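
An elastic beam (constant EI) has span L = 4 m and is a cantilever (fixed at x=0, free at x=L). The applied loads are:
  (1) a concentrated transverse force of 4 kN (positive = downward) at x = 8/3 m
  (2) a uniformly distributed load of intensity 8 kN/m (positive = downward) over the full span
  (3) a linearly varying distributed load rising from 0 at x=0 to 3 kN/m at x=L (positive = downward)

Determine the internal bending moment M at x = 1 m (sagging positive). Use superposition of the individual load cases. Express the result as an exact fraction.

Load 1 — point force P=4 kN at a=8/3 m (b=L-a=4/3):
  M_1 = -P(a-x)  [x≤a] = -4·((8/3)-1) = -20/3 kN·m
Load 2 — uniform load w=8 kN/m over full span:
  M_2 = -w(L-x)²/2 = -8·(4-1)²/2 = -36 kN·m
Load 3 — triangular load w₀=3 kN/m (0→w₀ over full span):
  M_3 = w₀Lx/2 - w₀L²/3 - w₀x³/(6L) = 3·4·1/2 - 3·4²/3 - 3·1³/(6·4) = -81/8 kN·m
Superposition: M = Σ M_i = -1267/24 kN·m ≈ -52.791667 kN·m

M(1) = -1267/24 kN·m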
________
For this exercise, set down all of the entries again word for word.

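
An elastic beam (constant EI) has span L = 4 m and is a cantilever (fixed at x=0, free at x=L). The applied loads are:
  (1) a concentrated transverse force of 4 kN (positive = downward) at x = 8/3 m
  (2) a uniformly distributed load of intensity 8 kN/m (positive = downward) over the full span
  (3) a linearly varying distributed load rising from 0 at x=0 to 3 kN/m at x=L (positive = downward)

Determine the internal bending moment M at x = 1 m (sagging positive). Use superposition of the individual load cases. Express the result as an exact fraction.

Load 1 — point force P=4 kN at a=8/3 m (b=L-a=4/3):
  M_1 = -P(a-x)  [x≤a] = -4·((8/3)-1) = -20/3 kN·m
Load 2 — uniform load w=8 kN/m over full span:
  M_2 = -w(L-x)²/2 = -8·(4-1)²/2 = -36 kN·m
Load 3 — triangular load w₀=3 kN/m (0→w₀ over full span):
  M_3 = w₀Lx/2 - w₀L²/3 - w₀x³/(6L) = 3·4·1/2 - 3·4²/3 - 3·1³/(6·4) = -81/8 kN·m
Superposition: M = Σ M_i = -1267/24 kN·m ≈ -52.791667 kN·m

M(1) = -1267/24 kN·m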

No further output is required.